WHAT YOU NEED TO DO:
The entries below should be written out again exactly as they stand.

DATASET ENTRIES:
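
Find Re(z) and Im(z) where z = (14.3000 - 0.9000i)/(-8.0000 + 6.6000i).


Multiply by conjugate: (14.3000 - 0.9000i)(-8.0000 - 6.6000i) / ((-8)^2 + 6.6^2)
Numerator real = 14.3*(-8) - (0.9)*6.6 = -120.34
Numerator imag = -0.9*(-8) - 14.3*6.6 = -87.18
Denominator = 107.56
Re(z) = -120.34/107.56 = -1.1188
Im(z) = -87.18/107.56 = -0.8105

Re(z) = -1.1188, Im(z) = -0.8105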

SOLUTION TO THIS TASK:
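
Find Re(z) and Im(z) where z = (14.3000 - 0.9000i)/(-8.0000 + 6.6000i).


Multiply by conjugate: (14.3000 - 0.9000i)(-8.0000 - 6.6000i) / ((-8)^2 + 6.6^2)
Numerator real = 14.3*(-8) - (0.9)*6.6 = -120.34
Numerator imag = -0.9*(-8) - 14.3*6.6 = -87.18
Denominator = 107.56
Re(z) = -120.34/107.56 = -1.1188
Im(z) = -87.18/107.56 = -0.8105

Re(z) = -1.1188, Im(z) = -0.8105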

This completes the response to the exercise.